BEGIN DATA PROVIDED
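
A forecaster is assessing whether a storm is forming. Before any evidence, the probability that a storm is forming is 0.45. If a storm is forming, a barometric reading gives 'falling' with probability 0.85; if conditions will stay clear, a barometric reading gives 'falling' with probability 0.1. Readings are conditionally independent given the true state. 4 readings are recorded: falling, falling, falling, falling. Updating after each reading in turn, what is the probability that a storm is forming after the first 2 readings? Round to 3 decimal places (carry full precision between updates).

0.983

Each posterior becomes the prior for the next update.
After 'falling': P(storm) = 0.85·0.4500 / (0.85·0.4500 + 0.1·0.5500) ≈ 0.8743
After 'falling': P(storm) = 0.85·0.8743 / (0.85·0.8743 + 0.1·0.1257) ≈ 0.9834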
END DATA PROVIDED
The records shown above must be returned in full, exactly as written.

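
A forecaster is assessing whether a storm is forming. Before any evidence, the probability that a storm is forming is 0.45. If a storm is forming, a barometric reading gives 'falling' with probability 0.85; if conditions will stay clear, a barometric reading gives 'falling' with probability 0.1. Readings are conditionally independent given the true state. 4 readings are recorded: falling, falling, falling, falling. Updating after each reading in turn, what is the probability that a storm is forming after the first 2 readings? Round to 3 decimal places (carry full precision between updates).

0.983

Each posterior becomes the prior for the next update.
After 'falling': P(storm) = 0.85·0.4500 / (0.85·0.4500 + 0.1·0.5500) ≈ 0.8743
After 'falling': P(storm) = 0.85·0.8743 / (0.85·0.8743 + 0.1·0.1257) ≈ 0.9834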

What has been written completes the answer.